Your goal: Count the lines below that hold "Conventions". Give the number without comment.

Stored data entries
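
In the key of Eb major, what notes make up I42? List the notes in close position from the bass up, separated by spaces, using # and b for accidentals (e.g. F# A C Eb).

In Eb major, the tonic is Eb, and the diatonic chord built there is a major seventh chord.
That chord is spelled Eb-G-Bb-D.
The figured bass 42 indicates third inversion, placing the seventh (D) in the bass: D-Eb-G-Bb.

D Eb G Bb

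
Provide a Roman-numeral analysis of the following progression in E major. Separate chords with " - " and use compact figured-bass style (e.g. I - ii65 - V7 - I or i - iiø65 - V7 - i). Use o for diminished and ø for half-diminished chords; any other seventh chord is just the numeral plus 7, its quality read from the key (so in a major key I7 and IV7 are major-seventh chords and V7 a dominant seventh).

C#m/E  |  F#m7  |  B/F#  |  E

C#m/E: root C# is the submediant; minor triad there is vi6.
F#m7 has root F#, degree 2 in E major, so ii7.
B/F# has root B, degree 5 in E major, so V64.
E: major triad on E = scale degree 1 → I.

vi6 - ii7 - V64 - I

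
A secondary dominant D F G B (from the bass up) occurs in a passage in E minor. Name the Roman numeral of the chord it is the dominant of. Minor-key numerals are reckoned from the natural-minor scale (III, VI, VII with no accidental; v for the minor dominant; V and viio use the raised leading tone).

VI

The chord is a dominant seventh chord on G.
A dominant resolves down a perfect fifth: G → C. In E minor, C is scale degree 6, i.e. VI.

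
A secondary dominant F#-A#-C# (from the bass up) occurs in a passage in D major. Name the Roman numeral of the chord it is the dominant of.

vi

The chord is a major triad on F#.
A dominant resolves down a perfect fifth: F# → B. In D major, B is scale degree 6, i.e. vi.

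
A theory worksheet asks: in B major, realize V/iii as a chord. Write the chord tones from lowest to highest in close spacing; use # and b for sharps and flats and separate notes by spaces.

A# C## E#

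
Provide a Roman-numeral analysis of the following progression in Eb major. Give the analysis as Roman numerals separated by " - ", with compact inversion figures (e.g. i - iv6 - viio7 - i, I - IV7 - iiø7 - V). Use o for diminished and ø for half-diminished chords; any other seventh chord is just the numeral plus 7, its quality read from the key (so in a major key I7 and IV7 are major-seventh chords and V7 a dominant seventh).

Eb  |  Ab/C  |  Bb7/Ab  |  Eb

Eb has root Eb, degree 1 in Eb major, so I.
Ab/C has root Ab, degree 4 in Eb major, so IV6.
Bb7/Ab: dominant seventh chord on Bb = scale degree 5 → V42.
Eb has root Eb, degree 1 in Eb major, so I.

I - IV6 - V42 - I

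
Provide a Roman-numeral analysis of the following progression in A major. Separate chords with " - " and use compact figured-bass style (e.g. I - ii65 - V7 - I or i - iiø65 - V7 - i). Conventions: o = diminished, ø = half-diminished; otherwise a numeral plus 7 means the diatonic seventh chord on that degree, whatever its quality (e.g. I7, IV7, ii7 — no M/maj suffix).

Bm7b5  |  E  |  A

iiø7 - V - I

Bm7b5 is non-diatonic — iiø7, a mixture chord from A minor.
E has root E, degree 5 in A major, so V.
A has root A, degree 1 in A major, so I.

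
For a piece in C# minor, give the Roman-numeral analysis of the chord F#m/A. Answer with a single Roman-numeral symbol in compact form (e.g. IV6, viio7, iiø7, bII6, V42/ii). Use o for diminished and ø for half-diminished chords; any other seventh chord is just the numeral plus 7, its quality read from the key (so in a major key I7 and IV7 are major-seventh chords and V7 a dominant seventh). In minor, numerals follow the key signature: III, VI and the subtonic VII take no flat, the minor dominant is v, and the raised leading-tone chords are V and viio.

iv6

The pitches F#-A-C# form a minor triad rooted on F#.
In C# minor, F# is the subdominant; the diatonic minor triad there is iv.
With A in the bass the chord is in first inversion, so the figured bass is 6.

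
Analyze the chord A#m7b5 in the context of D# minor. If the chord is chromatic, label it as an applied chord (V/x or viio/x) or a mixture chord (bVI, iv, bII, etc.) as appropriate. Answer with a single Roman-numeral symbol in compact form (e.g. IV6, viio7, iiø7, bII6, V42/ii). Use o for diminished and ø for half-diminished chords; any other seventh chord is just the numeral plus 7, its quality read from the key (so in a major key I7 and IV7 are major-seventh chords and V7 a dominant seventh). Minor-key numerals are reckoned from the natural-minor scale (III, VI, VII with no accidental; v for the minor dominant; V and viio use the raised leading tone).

viiø7/VI

The pitches A#-C#-E-G# form a half-diminished seventh chord rooted on A#.
A# sits a half step below B (VI in D# minor); a diminished chord there is the applied leading-tone chord of VI.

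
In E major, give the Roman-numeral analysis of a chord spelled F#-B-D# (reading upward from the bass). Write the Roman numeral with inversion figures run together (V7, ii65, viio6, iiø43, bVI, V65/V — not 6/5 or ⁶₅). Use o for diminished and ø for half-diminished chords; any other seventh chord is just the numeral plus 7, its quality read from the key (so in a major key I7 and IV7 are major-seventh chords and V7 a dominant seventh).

V64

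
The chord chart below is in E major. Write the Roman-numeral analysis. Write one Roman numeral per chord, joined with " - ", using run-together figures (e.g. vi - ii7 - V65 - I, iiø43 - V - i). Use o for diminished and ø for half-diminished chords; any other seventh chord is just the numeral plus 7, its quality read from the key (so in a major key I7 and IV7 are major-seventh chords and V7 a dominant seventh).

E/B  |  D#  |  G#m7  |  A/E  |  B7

I64 - V/iii - iii7 - IV64 - V7

E/B: root E is the tonic; major triad there is I64.
D# is the secondary dominant of iii (major triad on D#): V/iii.
G#m7 has root G#, degree 3 in E major, so iii7.
A/E: root A is the subdominant; major triad there is IV64.
B7 has root B, degree 5 in E major, so V7.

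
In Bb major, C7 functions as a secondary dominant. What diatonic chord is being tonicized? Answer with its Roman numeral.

V

The chord is a dominant seventh chord on C.
A dominant resolves down a perfect fifth: C → F. In Bb major, F is scale degree 5, i.e. V.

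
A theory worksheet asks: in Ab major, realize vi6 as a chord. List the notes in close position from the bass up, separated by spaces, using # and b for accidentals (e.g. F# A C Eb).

Ab C F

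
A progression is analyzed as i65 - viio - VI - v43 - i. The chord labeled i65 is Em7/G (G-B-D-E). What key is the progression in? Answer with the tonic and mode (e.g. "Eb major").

E minor

The anchor chord is a minor seventh chord on E, labeled i65.
If E is scale degree 1 and the mode makes that degree carry a minor seventh chord, the tonic is E and the mode is minor.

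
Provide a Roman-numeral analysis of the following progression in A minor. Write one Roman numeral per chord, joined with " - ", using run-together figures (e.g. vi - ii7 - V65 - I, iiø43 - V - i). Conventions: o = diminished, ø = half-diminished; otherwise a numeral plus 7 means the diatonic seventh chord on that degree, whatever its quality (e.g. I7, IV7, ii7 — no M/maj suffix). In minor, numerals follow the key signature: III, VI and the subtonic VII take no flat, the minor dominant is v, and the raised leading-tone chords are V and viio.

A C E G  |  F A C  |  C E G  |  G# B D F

i7 - VI - III - viio7

A-C-E-G: minor seventh chord on A = scale degree 1 → i7.
F-A-C: root F is the submediant; major triad there is VI.
C-E-G: root C is the mediant; major triad there is III.
G#-B-D-F: root G# is the leading tone; fully diminished seventh chord there is viio7.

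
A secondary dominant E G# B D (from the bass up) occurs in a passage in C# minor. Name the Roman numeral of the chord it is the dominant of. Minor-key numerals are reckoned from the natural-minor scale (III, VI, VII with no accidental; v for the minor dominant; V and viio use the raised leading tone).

VI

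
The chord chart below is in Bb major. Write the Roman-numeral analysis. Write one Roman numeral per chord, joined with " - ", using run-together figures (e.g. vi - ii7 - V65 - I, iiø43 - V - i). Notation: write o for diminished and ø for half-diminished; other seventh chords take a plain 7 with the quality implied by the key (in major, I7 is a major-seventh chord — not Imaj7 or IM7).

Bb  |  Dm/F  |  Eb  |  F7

Bb has root Bb, degree 1 in Bb major, so I.
Dm/F has root D, degree 3 in Bb major, so iii6.
Eb: major triad on Eb = scale degree 4 → IV.
F7: root F is the dominant; dominant seventh chord there is V7.

I - iii6 - IV - V7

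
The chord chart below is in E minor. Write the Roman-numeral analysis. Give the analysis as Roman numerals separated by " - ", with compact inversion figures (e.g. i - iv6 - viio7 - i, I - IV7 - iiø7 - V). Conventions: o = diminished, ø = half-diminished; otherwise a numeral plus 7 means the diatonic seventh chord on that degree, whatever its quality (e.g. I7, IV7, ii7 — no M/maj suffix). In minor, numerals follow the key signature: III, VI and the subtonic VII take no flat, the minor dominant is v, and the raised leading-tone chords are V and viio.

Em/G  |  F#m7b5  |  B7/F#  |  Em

i6 - iiø7 - V43 - i

Em/G has root E, degree 1 in E minor, so i6.
F#m7b5: half-diminished seventh chord on F# = scale degree 2 → iiø7.
B7/F# has root B, degree 5 in E minor, so V43.
Em: minor triad on E = scale degree 1 → i.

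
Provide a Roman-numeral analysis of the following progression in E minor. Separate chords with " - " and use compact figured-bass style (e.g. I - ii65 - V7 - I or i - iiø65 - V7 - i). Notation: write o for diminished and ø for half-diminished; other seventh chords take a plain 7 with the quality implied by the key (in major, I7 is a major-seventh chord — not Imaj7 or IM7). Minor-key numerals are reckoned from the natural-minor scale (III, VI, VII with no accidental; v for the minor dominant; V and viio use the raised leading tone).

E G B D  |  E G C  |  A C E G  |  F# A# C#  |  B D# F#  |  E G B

E-G-B-D: minor seventh chord on E = scale degree 1 → i7.
E-G-C has root C, degree 6 in E minor, so VI6.
A-C-E-G: minor seventh chord on A = scale degree 4 → iv7.
F#-A#-C#: chromatic; F# is V of V, so V/V.
B-D#-F# has root B, degree 5 in E minor, so V.
E-G-B has root E, degree 1 in E minor, so i.

i7 - VI6 - iv7 - V/V - V - i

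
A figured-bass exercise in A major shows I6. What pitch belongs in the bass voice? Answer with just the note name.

I in A major has root A; the chord is A-C#-E.
The figure 6 means first inversion — the third is in the bass.

C#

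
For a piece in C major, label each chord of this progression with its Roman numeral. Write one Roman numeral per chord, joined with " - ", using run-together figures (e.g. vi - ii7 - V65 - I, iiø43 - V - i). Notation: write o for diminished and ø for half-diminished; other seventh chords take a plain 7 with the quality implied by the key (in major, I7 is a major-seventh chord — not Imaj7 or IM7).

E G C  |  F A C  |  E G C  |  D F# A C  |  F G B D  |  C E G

E-G-C: root C is the tonic; major triad there is I6.
F-A-C: root F is the subdominant; major triad there is IV.
E-G-C: major triad on C = scale degree 1 → I6.
D-F#-A-C is the secondary dominant of V (dominant seventh chord on D): V7/V.
F-G-B-D has root G, degree 5 in C major, so V42.
C-E-G: major triad on C = scale degree 1 → I.

I6 - IV - I6 - V7/V - V42 - I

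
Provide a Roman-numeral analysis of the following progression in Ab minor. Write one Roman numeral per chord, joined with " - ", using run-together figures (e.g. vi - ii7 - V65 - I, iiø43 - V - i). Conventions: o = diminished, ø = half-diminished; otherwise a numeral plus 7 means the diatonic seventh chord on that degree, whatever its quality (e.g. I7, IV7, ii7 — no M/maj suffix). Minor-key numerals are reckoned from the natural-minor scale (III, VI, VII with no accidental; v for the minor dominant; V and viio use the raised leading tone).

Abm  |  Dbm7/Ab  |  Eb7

i - iv43 - V7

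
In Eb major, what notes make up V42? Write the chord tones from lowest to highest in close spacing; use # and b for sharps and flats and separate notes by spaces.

Ab Bb D F

The numeral's case and figure indicate a dominant seventh chord. In Eb major its root, scale degree 5, is Bb.
Stacking thirds from Bb gives Bb-D-F-Ab.
The figured bass 42 indicates third inversion, placing the seventh (Ab) in the bass: Ab-Bb-D-F.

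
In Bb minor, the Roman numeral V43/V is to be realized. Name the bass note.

The applied chord V43/V is rooted on C: C-E-G-Bb.
The figure 43 means second inversion — the fifth is in the bass.

G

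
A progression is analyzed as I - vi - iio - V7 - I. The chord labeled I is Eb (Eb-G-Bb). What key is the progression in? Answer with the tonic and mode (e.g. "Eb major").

Eb major

I is given as Eb-G-Bb — a major triad with root Eb.
If Eb is scale degree 1 and the mode makes that degree carry a major triad, the tonic is Eb and the mode is major.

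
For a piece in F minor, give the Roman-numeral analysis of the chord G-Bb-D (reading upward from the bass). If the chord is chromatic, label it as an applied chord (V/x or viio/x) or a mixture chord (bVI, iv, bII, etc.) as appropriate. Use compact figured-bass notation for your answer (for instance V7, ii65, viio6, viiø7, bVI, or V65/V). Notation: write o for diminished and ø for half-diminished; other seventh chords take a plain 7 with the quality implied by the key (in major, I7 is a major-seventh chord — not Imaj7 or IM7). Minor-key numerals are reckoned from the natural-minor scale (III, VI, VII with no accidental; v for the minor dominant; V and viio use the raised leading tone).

ii

The pitches G-Bb-D form a minor triad rooted on G.
G is the second degree of F minor. This is the minor supertonic, borrowed from the parallel major (the Dorian ii).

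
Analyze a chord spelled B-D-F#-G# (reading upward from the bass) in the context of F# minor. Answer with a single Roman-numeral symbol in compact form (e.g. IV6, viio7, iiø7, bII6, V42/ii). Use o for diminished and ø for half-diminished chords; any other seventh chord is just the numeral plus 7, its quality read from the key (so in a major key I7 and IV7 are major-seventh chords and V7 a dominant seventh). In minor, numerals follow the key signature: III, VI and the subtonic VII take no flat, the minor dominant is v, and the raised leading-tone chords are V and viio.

iiø65

The pitches G#-B-D-F# form a half-diminished seventh chord rooted on G#.
In F# minor, G# is the supertonic; the diatonic half-diminished seventh chord there is iiø7.
With B in the bass the chord is in first inversion, so the figured bass is 65.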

Your response: 4